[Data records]
-- Opening Marker --
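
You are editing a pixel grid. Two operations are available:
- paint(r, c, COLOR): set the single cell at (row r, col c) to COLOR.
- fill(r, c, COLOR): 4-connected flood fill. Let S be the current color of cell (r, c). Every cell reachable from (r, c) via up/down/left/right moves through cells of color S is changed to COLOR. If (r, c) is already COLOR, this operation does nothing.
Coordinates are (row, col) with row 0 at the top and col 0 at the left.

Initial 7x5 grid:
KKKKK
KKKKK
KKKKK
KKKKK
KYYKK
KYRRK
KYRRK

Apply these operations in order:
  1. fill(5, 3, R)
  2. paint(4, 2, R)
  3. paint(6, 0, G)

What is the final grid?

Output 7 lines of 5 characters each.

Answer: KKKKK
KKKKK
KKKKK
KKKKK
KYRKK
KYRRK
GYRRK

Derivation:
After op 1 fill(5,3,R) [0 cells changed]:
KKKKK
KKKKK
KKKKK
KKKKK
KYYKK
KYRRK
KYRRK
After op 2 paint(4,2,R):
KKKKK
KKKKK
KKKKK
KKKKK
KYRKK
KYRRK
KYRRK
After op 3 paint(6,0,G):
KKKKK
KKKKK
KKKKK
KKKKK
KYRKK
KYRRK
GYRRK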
-- Closing Marker --
-- Opening Marker --
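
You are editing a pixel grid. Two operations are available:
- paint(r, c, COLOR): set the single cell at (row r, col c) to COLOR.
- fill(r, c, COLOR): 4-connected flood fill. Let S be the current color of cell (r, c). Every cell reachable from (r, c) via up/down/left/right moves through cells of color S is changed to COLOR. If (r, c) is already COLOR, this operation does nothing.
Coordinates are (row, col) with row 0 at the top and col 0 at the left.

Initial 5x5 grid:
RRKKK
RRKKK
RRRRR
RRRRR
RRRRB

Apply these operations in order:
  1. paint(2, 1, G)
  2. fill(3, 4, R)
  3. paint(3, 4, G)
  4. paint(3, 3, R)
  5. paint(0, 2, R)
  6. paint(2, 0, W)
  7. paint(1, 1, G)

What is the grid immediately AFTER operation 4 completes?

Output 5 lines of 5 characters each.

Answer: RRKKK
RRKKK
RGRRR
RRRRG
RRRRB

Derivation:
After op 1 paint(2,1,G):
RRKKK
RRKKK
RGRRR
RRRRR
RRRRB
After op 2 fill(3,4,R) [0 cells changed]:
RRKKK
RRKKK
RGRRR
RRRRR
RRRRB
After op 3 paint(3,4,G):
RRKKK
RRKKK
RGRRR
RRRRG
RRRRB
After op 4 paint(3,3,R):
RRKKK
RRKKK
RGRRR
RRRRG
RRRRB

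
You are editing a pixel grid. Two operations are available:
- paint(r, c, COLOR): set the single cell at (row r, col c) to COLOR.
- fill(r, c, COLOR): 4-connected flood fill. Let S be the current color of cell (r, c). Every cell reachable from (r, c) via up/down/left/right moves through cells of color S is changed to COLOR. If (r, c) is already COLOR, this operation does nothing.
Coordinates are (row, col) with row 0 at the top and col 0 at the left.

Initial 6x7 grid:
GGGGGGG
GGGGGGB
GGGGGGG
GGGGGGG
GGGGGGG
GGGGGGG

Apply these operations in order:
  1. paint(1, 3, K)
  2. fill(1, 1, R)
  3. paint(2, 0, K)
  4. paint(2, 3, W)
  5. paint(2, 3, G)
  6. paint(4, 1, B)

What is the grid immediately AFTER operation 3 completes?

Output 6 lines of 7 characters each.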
-- Closing Marker --
-- Opening Marker --
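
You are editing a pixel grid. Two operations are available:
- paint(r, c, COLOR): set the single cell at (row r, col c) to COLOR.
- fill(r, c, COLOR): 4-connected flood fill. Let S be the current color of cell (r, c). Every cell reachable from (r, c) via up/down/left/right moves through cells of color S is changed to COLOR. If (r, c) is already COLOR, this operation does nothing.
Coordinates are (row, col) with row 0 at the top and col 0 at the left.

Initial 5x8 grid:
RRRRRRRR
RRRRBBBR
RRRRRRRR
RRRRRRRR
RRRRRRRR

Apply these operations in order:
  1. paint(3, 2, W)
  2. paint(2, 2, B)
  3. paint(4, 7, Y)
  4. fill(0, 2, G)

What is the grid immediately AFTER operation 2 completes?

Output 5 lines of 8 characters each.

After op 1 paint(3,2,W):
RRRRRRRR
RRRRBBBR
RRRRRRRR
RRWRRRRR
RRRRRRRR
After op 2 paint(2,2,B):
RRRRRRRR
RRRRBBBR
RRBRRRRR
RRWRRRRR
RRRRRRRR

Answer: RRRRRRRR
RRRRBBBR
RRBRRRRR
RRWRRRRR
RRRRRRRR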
-- Closing Marker --
> Task to complete
Select every line of the records holding the string "What".

> Finished task
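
What is the final grid?
What is the grid immediately AFTER operation 4 completes?
What is the grid immediately AFTER operation 3 completes?
What is the grid immediately AFTER operation 2 completes?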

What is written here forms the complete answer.